Data to process:
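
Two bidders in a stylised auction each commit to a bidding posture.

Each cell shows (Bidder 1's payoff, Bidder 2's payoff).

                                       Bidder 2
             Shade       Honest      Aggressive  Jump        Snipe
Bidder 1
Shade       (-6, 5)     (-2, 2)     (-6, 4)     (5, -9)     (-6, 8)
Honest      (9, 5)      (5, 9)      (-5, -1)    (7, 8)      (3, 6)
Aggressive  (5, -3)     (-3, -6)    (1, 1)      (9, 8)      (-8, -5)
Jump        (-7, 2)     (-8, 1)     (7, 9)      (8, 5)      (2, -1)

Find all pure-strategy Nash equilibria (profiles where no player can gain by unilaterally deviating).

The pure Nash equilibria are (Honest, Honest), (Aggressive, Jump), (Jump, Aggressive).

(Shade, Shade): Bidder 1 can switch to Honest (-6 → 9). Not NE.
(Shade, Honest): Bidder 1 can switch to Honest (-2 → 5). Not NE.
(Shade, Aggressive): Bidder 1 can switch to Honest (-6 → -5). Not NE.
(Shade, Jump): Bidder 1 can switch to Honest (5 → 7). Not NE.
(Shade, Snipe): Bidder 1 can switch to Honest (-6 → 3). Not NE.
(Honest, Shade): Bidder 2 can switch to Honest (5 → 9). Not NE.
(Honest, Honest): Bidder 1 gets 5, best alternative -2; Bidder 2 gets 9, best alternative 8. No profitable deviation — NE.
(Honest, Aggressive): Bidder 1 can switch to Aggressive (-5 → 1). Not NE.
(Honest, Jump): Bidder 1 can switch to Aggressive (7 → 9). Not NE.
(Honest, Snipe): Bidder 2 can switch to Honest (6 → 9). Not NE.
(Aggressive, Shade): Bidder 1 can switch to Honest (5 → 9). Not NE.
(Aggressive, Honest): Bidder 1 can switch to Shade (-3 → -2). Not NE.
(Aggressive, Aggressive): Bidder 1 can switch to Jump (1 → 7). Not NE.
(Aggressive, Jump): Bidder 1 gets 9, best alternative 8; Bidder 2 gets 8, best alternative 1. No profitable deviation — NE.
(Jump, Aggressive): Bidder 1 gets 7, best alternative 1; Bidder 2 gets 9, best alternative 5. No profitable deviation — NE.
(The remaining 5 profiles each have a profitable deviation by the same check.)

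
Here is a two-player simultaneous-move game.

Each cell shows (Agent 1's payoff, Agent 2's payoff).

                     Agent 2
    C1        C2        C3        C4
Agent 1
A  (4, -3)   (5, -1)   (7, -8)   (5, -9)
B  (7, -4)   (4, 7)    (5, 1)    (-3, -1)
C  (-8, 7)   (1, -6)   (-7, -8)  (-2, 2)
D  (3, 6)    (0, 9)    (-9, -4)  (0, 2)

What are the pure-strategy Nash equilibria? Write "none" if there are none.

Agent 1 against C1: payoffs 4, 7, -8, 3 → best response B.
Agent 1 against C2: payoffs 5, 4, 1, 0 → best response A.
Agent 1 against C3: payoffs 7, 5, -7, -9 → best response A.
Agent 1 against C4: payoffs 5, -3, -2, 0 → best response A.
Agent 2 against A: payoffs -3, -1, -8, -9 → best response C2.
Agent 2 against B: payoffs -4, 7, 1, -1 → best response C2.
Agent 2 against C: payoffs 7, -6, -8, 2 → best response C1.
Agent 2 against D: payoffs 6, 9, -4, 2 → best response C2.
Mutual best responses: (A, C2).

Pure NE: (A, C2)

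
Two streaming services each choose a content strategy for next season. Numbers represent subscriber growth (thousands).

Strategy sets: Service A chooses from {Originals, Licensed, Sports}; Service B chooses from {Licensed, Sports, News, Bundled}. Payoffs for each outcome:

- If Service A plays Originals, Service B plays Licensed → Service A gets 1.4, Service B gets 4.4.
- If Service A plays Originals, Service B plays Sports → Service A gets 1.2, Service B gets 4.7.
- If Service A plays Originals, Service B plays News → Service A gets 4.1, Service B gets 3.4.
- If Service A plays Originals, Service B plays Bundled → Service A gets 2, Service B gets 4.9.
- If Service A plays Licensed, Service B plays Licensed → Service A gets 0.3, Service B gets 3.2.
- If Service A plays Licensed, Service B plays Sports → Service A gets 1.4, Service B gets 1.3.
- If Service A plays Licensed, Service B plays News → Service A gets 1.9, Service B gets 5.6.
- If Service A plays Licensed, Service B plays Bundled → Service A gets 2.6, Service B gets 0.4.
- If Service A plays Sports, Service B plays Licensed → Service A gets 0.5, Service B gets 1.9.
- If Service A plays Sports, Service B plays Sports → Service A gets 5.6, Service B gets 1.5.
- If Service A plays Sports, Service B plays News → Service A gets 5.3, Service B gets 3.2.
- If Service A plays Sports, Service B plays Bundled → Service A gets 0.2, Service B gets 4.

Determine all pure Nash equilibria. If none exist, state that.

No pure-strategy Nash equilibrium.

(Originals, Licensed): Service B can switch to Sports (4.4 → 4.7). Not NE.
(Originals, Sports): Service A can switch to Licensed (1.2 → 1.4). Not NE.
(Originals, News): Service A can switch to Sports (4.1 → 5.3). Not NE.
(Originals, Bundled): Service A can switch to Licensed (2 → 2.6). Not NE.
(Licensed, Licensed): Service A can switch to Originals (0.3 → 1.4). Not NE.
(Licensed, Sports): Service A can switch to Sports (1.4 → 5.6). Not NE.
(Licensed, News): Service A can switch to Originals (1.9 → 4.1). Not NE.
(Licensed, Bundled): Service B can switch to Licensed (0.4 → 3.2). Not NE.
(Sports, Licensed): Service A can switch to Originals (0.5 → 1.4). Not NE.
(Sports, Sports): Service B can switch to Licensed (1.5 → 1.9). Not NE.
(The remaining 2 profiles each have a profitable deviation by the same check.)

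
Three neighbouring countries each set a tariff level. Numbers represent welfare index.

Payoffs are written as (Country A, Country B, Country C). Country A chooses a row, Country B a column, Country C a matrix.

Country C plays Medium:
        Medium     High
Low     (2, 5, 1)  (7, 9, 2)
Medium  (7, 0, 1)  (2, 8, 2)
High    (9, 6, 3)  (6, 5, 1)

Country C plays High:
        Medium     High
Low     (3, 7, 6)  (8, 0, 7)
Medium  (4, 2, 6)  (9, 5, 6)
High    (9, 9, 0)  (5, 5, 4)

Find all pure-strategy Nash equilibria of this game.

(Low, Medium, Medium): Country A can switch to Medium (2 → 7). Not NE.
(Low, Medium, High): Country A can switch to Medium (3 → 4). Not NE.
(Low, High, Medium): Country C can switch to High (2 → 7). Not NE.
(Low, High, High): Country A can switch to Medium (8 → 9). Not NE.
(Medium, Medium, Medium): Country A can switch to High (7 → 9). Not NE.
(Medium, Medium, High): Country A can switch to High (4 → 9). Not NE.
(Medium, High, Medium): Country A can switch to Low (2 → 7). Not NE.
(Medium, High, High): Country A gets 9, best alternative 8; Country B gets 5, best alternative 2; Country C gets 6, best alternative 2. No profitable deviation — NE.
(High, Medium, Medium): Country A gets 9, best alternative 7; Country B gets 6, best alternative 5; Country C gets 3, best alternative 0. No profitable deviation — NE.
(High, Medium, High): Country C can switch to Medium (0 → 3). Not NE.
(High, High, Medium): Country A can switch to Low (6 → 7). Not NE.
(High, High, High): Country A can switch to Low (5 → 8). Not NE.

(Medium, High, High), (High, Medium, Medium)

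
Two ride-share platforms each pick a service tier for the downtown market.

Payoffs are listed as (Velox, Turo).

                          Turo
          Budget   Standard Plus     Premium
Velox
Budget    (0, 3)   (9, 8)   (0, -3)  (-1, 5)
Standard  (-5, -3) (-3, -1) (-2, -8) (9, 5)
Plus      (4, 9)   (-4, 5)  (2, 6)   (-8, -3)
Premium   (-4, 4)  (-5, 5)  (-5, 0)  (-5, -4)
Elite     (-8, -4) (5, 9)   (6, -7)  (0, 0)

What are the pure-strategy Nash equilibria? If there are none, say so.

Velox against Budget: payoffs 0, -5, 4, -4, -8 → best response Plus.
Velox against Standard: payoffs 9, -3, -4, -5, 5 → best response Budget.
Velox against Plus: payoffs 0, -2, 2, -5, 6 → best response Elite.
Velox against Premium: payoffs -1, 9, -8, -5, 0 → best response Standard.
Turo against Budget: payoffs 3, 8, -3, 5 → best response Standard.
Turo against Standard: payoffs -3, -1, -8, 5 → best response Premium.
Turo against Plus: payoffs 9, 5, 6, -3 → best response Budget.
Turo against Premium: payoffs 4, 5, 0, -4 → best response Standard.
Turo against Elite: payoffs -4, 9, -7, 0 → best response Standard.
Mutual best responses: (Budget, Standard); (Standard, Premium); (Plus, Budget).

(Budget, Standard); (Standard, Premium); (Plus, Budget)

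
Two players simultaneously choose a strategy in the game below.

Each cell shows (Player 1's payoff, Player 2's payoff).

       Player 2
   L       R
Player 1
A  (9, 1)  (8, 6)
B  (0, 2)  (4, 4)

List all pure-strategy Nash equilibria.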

* * *

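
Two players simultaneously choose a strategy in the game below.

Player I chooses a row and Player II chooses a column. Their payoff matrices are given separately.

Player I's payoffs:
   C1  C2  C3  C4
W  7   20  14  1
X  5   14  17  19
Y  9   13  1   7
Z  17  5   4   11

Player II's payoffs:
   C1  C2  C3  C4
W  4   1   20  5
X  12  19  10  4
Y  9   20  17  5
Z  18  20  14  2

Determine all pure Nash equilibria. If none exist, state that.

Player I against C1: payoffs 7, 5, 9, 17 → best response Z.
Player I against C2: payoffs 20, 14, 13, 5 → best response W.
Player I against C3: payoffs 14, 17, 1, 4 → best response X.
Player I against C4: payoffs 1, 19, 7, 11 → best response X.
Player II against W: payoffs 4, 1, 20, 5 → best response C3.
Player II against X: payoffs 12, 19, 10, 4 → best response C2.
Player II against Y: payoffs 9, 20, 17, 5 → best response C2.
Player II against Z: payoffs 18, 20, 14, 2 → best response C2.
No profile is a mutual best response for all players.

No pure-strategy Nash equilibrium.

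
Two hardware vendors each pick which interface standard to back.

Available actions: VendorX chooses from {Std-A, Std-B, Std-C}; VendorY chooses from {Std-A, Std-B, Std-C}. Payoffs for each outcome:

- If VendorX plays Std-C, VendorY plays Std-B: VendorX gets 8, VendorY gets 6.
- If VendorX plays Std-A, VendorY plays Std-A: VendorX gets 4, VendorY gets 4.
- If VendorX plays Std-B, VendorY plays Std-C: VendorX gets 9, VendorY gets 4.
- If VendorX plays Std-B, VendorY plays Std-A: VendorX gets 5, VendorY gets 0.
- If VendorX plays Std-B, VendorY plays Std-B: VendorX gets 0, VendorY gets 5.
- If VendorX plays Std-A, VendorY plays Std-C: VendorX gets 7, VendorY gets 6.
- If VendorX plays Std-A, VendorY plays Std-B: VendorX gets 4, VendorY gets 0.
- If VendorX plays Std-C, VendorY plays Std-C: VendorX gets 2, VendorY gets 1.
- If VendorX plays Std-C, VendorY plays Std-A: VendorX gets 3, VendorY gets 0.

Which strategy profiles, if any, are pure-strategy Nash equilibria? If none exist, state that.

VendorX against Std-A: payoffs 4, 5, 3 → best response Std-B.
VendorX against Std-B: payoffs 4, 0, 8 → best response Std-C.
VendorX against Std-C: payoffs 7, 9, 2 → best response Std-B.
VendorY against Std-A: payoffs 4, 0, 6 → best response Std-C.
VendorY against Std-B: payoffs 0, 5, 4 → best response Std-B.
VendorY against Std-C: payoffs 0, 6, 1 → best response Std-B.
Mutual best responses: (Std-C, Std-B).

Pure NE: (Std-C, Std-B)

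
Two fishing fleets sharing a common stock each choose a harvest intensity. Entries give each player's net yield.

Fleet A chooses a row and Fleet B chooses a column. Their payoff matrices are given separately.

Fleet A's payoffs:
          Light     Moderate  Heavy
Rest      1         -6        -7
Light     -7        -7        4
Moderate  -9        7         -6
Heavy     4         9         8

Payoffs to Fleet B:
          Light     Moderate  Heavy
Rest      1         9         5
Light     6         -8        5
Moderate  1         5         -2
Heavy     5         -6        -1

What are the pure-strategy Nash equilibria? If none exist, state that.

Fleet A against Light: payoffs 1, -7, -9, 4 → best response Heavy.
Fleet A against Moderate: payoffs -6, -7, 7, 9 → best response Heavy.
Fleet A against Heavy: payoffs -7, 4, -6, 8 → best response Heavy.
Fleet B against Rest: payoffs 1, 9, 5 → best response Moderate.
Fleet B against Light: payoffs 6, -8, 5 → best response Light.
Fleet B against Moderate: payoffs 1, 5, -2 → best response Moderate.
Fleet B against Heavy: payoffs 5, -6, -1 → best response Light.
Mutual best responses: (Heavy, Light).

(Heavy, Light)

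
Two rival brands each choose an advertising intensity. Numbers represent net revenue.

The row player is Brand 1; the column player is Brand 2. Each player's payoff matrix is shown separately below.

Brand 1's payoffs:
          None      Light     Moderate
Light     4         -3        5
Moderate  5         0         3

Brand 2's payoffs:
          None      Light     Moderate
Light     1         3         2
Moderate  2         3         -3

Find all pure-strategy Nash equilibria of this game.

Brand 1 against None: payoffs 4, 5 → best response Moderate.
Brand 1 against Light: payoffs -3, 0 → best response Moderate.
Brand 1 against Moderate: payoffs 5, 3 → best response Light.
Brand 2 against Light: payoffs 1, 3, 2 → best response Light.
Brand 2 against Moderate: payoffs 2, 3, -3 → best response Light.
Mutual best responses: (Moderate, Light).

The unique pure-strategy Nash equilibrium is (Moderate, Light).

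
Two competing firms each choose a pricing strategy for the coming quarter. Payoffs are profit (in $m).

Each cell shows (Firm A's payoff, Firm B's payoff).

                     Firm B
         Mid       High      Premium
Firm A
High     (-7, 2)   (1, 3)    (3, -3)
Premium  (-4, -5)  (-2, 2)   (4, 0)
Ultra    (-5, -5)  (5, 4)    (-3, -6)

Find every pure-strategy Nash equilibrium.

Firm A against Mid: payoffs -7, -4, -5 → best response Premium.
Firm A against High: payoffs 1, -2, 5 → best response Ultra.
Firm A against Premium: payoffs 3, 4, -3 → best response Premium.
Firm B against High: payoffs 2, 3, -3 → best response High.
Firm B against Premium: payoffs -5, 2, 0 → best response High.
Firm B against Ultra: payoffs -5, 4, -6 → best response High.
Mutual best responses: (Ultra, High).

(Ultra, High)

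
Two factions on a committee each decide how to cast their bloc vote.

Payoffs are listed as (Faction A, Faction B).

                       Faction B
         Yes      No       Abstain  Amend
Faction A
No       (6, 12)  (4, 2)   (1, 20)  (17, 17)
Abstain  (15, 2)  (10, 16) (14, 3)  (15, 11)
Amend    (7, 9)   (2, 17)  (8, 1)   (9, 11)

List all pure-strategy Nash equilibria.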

--

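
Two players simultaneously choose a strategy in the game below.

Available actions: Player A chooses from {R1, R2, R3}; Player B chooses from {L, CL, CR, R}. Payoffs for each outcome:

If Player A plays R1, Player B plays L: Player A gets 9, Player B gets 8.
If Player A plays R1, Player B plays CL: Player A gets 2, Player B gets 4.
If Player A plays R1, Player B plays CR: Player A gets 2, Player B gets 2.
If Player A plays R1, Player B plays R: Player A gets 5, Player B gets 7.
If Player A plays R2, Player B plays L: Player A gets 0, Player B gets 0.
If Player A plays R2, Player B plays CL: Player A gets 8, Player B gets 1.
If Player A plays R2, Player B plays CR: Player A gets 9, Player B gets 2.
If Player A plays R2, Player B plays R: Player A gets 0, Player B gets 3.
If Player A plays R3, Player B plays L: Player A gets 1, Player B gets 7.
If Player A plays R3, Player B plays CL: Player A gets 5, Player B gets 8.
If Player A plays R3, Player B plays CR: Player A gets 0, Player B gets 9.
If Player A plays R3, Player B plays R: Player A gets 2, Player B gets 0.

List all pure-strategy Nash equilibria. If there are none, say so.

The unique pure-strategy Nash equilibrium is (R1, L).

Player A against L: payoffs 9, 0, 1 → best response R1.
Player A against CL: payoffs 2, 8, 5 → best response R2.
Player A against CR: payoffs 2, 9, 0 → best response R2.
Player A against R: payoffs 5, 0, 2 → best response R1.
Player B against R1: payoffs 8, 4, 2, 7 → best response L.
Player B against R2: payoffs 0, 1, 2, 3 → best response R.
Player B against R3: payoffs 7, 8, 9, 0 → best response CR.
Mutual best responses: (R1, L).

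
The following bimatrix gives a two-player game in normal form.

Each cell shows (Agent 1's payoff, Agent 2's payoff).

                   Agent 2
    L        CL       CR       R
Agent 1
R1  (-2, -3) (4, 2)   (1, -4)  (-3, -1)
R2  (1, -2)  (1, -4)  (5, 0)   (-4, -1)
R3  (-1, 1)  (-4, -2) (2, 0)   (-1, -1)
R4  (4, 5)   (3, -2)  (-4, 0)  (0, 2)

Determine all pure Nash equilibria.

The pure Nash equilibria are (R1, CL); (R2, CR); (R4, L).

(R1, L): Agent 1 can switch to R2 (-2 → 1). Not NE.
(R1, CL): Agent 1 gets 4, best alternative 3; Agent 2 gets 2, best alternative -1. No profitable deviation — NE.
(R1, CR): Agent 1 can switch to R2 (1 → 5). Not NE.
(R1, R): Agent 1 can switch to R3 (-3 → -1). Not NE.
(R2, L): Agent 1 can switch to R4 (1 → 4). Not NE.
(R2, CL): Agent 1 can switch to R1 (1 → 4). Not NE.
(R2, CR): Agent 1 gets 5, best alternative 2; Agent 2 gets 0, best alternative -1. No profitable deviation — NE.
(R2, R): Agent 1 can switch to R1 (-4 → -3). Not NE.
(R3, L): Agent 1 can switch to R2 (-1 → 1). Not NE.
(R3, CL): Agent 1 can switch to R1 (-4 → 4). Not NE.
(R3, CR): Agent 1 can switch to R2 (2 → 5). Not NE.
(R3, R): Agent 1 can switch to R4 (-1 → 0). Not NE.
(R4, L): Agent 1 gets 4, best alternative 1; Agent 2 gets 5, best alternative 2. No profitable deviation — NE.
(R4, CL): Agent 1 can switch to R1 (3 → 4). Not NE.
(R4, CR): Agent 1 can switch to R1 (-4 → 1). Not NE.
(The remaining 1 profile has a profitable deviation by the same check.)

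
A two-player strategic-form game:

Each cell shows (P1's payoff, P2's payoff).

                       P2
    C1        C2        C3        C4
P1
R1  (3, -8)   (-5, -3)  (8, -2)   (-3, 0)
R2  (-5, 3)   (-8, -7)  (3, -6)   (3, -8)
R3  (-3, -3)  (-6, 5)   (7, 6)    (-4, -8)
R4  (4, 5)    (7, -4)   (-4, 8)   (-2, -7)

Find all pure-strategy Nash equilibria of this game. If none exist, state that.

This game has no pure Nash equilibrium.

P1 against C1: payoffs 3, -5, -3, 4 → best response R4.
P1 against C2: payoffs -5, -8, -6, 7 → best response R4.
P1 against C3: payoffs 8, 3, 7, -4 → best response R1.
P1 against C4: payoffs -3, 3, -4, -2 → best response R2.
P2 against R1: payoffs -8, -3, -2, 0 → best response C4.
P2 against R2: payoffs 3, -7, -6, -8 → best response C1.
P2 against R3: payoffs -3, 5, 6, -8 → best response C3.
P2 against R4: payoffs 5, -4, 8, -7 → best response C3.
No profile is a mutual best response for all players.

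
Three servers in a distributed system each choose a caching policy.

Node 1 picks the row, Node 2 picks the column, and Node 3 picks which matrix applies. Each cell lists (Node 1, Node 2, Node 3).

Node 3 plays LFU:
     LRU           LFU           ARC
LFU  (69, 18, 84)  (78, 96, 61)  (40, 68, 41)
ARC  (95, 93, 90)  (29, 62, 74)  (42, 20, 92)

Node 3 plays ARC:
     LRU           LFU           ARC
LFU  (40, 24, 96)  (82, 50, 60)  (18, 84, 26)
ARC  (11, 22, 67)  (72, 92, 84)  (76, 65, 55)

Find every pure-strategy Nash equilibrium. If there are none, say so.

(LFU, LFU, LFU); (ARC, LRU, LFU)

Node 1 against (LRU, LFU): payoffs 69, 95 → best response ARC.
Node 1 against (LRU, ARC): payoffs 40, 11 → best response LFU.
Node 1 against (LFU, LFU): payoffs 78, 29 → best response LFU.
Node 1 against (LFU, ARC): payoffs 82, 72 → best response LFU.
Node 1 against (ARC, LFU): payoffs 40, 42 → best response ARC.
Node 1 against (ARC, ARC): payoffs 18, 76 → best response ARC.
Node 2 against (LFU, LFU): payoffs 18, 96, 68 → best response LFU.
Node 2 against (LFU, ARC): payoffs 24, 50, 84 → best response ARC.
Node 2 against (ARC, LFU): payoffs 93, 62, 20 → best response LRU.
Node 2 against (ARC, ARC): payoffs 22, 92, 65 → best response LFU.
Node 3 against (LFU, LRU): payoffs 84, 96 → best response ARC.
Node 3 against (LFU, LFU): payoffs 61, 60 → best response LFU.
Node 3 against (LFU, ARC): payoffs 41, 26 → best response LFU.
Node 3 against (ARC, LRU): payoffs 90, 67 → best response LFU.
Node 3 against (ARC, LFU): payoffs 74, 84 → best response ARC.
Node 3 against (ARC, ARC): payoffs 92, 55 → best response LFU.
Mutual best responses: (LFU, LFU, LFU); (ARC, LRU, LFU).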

Task statement: Wherever the word "outcome" appears in the entries above, copy that whole line.

Result for this task:
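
Strategy sets: Service A chooses from {Originals, Licensed, Sports}; Service B chooses from {Licensed, Sports, News, Bundled}. Payoffs for each outcome:
Available actions: VendorX chooses from {Std-A, Std-B, Std-C}; VendorY chooses from {Std-A, Std-B, Std-C}. Payoffs for each outcome:
Available actions: Player A chooses from {R1, R2, R3}; Player B chooses from {L, CL, CR, R}. Payoffs for each outcome: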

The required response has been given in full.